-------- EXTRACTED RECORDS --------

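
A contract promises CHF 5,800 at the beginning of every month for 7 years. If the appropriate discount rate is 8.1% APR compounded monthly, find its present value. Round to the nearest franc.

With 12 periods per year: i = 0.00675, n = 84.
PV = PMT · [1 − (1+i)^(−n)] / i × (1+i) = 5800 · 64.386333 = 373,440.7296
(Beginning-of-period payments → annuity-due factor ×(1+i).)

CHF 373,441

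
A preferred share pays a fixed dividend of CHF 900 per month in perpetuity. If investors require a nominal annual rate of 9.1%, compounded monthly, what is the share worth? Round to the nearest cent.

Periodic rate i = 0.091/12 = 0.00758333.
PV = PMT / i = 900 / 0.00758333 = 118,681.3187

CHF 118,681.32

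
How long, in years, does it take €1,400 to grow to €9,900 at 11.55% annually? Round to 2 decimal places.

17.90 years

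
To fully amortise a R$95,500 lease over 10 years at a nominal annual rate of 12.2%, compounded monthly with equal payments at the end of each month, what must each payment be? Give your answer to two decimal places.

R$1,381.21

With 12 periods per year: i = 0.0101667, n = 120.
PMT = 95500 / ( [1 − (1+0.0101667)^(−120)] / 0.0101667 ) = 95500 / 69.142192 = 1,381.2116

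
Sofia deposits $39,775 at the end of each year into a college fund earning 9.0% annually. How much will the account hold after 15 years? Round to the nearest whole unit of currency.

Accumulation factor s(15|0.09) = 29.360916; FV = 39775 × 29.360916 = 1,167,830.4426

$1,167,830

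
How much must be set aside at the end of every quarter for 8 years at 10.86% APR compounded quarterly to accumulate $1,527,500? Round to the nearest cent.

$30,570.51

With 4 periods per year: i = 0.02715, n = 32.
PMT = 1.5275e+06 / ( [(1+0.02715)^32 − 1] / 0.02715 ) = 1.5275e+06 / 49.966448 = 30,570.5143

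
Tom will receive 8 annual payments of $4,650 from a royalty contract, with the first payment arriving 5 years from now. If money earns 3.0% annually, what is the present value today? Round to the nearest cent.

$29,001.61

Value one period before first payment (t=4): 4650 × [1 − (1+0.03)^(−8)] / 0.03 = 4650 × 7.019692 = 32,641.5687
PV₀ = 32,641.5687 / (1+0.03)^4 = 32,641.5687 / 1.125509 = 29,001.6110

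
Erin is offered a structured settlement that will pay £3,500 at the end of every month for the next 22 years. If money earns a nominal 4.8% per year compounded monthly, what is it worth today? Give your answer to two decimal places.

£569,994.36

i = 0.048/12 = 0.004 per month; n = 22·12 = 264.
Annuity factor a(264|0.004) = 162.855531; PV = 3500 × 162.855531 = 569,994.3591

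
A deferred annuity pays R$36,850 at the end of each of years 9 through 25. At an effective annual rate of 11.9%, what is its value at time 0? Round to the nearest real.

R$107,338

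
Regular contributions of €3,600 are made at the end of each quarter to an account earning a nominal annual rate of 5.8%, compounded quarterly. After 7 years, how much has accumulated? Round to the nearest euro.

€123,252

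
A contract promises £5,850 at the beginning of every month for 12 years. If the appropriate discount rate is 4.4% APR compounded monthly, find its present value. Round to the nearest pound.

£655,969

With 12 periods per year: i = 0.00366667, n = 144.
PV = PMT · [1 − (1+i)^(−n)] / i × (1+i) = 5850 · 112.131515 = 655,969.3610
(Beginning-of-period payments → annuity-due factor ×(1+i).)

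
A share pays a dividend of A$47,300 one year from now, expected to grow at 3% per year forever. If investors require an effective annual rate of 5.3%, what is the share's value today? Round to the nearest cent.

A$2,056,521.74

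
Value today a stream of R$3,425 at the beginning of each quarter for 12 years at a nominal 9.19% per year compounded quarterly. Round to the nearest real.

R$101,244

With 4 periods per year: i = 0.022975, n = 48.
Annuity factor a(48|0.022975) × (1+i) = 29.560165; PV = 3425 × 29.560165 = 101,243.5636
(Beginning-of-period payments → annuity-due factor ×(1+i).)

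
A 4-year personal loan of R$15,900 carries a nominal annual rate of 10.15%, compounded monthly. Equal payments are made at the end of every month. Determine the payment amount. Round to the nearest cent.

R$404.41

i = 0.1015/12 = 0.00845833 per month; n = 4·12 = 48.
Annuity-PV factor = 39.316397; PMT = 15900 / 39.316397 = 404.4114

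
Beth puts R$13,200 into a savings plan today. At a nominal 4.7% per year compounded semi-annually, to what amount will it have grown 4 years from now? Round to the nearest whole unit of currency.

R$15,896

With 2 periods per year: i = 0.0235, n = 8.
FV = 13,200 × (1 + 0.0235)^8 = 15,895.5920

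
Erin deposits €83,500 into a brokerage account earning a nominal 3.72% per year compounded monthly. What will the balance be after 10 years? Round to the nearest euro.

i = 0.0372/12 = 0.0031 per month; n = 10·12 = 120.
FV = PV·(1+i)^n = 83,500 × 1.449799 = 121,058.1757

€121,058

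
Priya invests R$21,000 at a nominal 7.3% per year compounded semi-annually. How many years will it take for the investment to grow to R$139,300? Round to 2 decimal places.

26.39 years

Periodic rate i = 0.073/2 = 0.0365.
(1+i)^n = 139300/21000 = 6.63333, so n = ln 6.63333 / ln 1.0365 = 52.7790 half-years
= 52.7790/2 years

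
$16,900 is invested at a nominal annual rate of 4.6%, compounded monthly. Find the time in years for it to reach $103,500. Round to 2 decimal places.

Periodic rate i = 0.046/12 = 0.00383333.
(1+i)^n = 103500/16900 = 6.12426, so n = ln 6.12426 / ln 1.00383 = 473.6685 months
= 473.6685/12 years

39.47 years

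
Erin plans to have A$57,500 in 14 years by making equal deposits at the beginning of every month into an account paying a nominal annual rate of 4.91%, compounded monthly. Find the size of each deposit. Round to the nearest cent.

A$237.70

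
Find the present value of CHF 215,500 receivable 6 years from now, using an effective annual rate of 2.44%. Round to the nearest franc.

CHF 186,479

PV = 215,500 / (1 + 0.0244)^6 = 215,500 / 1.155626 = 186,478.9674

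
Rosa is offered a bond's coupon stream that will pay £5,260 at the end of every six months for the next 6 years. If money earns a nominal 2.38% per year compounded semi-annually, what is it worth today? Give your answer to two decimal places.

£58,497.15

Periodic rate i = 0.0238/2 = 0.0119; n = 6 × 2 = 12 periods.
PV = PMT · [1 − (1+i)^(−n)] / i = 5260 · 11.121131 = 58,497.1466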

--------

EXERCISE:
Each record is to be retyped exactly as written.

ANSWER SECTION:
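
A contract promises CHF 5,800 at the beginning of every month for 7 years. If the appropriate discount rate is 8.1% APR compounded monthly, find its present value. Round to the nearest franc.

With 12 periods per year: i = 0.00675, n = 84.
PV = PMT · [1 − (1+i)^(−n)] / i × (1+i) = 5800 · 64.386333 = 373,440.7296
(Beginning-of-period payments → annuity-due factor ×(1+i).)

CHF 373,441

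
A preferred share pays a fixed dividend of CHF 900 per month in perpetuity. If investors require a nominal annual rate of 9.1%, compounded monthly, what is the share worth? Round to the nearest cent.

Periodic rate i = 0.091/12 = 0.00758333.
PV = PMT / i = 900 / 0.00758333 = 118,681.3187

CHF 118,681.32

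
How long, in years, does it take €1,400 to grow to €9,900 at 11.55% annually? Round to 2 decimal places.

17.90 years

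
To fully amortise a R$95,500 lease over 10 years at a nominal annual rate of 12.2%, compounded monthly with equal payments at the end of each month, what must each payment be? Give your answer to two decimal places.

R$1,381.21

With 12 periods per year: i = 0.0101667, n = 120.
PMT = 95500 / ( [1 − (1+0.0101667)^(−120)] / 0.0101667 ) = 95500 / 69.142192 = 1,381.2116

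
Sofia deposits $39,775 at the end of each year into a college fund earning 9.0% annually. How much will the account hold after 15 years? Round to the nearest whole unit of currency.

Accumulation factor s(15|0.09) = 29.360916; FV = 39775 × 29.360916 = 1,167,830.4426

$1,167,830

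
How much must be set aside at the end of every quarter for 8 years at 10.86% APR compounded quarterly to accumulate $1,527,500? Round to the nearest cent.

$30,570.51

With 4 periods per year: i = 0.02715, n = 32.
PMT = 1.5275e+06 / ( [(1+0.02715)^32 − 1] / 0.02715 ) = 1.5275e+06 / 49.966448 = 30,570.5143

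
Tom will receive 8 annual payments of $4,650 from a royalty contract, with the first payment arriving 5 years from now. If money earns 3.0% annually, what is the present value today? Round to the nearest cent.

$29,001.61

Value one period before first payment (t=4): 4650 × [1 − (1+0.03)^(−8)] / 0.03 = 4650 × 7.019692 = 32,641.5687
PV₀ = 32,641.5687 / (1+0.03)^4 = 32,641.5687 / 1.125509 = 29,001.6110

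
Erin is offered a structured settlement that will pay £3,500 at the end of every month for the next 22 years. If money earns a nominal 4.8% per year compounded monthly, what is it worth today? Give your answer to two decimal places.

£569,994.36

i = 0.048/12 = 0.004 per month; n = 22·12 = 264.
Annuity factor a(264|0.004) = 162.855531; PV = 3500 × 162.855531 = 569,994.3591

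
A deferred annuity pays R$36,850 at the end of each of years 9 through 25. At an effective annual rate of 11.9%, what is its value at time 0? Round to the nearest real.

R$107,338

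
Regular contributions of €3,600 are made at the end of each quarter to an account earning a nominal annual rate of 5.8%, compounded quarterly. After 7 years, how much has accumulated? Round to the nearest euro.

€123,252

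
A contract promises £5,850 at the beginning of every month for 12 years. If the appropriate discount rate is 4.4% APR compounded monthly, find its present value. Round to the nearest pound.

£655,969

With 12 periods per year: i = 0.00366667, n = 144.
PV = PMT · [1 − (1+i)^(−n)] / i × (1+i) = 5850 · 112.131515 = 655,969.3610
(Beginning-of-period payments → annuity-due factor ×(1+i).)

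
A share pays a dividend of A$47,300 one year from now, expected to grow at 3% per year forever. If investors require an effective annual rate of 5.3%, what is the share's value today? Round to the nearest cent.

A$2,056,521.74

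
Value today a stream of R$3,425 at the beginning of each quarter for 12 years at a nominal 9.19% per year compounded quarterly. Round to the nearest real.

R$101,244

With 4 periods per year: i = 0.022975, n = 48.
Annuity factor a(48|0.022975) × (1+i) = 29.560165; PV = 3425 × 29.560165 = 101,243.5636
(Beginning-of-period payments → annuity-due factor ×(1+i).)

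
A 4-year personal loan of R$15,900 carries a nominal annual rate of 10.15%, compounded monthly. Equal payments are made at the end of every month. Determine the payment amount. Round to the nearest cent.

R$404.41

i = 0.1015/12 = 0.00845833 per month; n = 4·12 = 48.
Annuity-PV factor = 39.316397; PMT = 15900 / 39.316397 = 404.4114

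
Beth puts R$13,200 into a savings plan today. At a nominal 4.7% per year compounded semi-annually, to what amount will it have grown 4 years from now? Round to the nearest whole unit of currency.

R$15,896

With 2 periods per year: i = 0.0235, n = 8.
FV = 13,200 × (1 + 0.0235)^8 = 15,895.5920

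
Erin deposits €83,500 into a brokerage account earning a nominal 3.72% per year compounded monthly. What will the balance be after 10 years? Round to the nearest euro.

i = 0.0372/12 = 0.0031 per month; n = 10·12 = 120.
FV = PV·(1+i)^n = 83,500 × 1.449799 = 121,058.1757

€121,058

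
Priya invests R$21,000 at a nominal 7.3% per year compounded semi-annually. How many years will it take for the investment to grow to R$139,300? Round to 2 decimal places.

26.39 years

Periodic rate i = 0.073/2 = 0.0365.
(1+i)^n = 139300/21000 = 6.63333, so n = ln 6.63333 / ln 1.0365 = 52.7790 half-years
= 52.7790/2 years

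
$16,900 is invested at a nominal annual rate of 4.6%, compounded monthly. Find the time in years for it to reach $103,500. Round to 2 decimal places.

Periodic rate i = 0.046/12 = 0.00383333.
(1+i)^n = 103500/16900 = 6.12426, so n = ln 6.12426 / ln 1.00383 = 473.6685 months
= 473.6685/12 years

39.47 years

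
Erin plans to have A$57,500 in 14 years by making equal deposits at the beginning of every month into an account paying a nominal annual rate of 4.91%, compounded monthly. Find the size of each deposit. Round to the nearest cent.

A$237.70

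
Find the present value of CHF 215,500 receivable 6 years from now, using an effective annual rate of 2.44%. Round to the nearest franc.

CHF 186,479

PV = 215,500 / (1 + 0.0244)^6 = 215,500 / 1.155626 = 186,478.9674

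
Rosa is offered a bond's coupon stream that will pay £5,260 at the end of every six months for the next 6 years. If money earns a nominal 2.38% per year compounded semi-annually, what is it worth today? Give your answer to two decimal places.

£58,497.15

Periodic rate i = 0.0238/2 = 0.0119; n = 6 × 2 = 12 periods.
PV = PMT · [1 − (1+i)^(−n)] / i = 5260 · 11.121131 = 58,497.1466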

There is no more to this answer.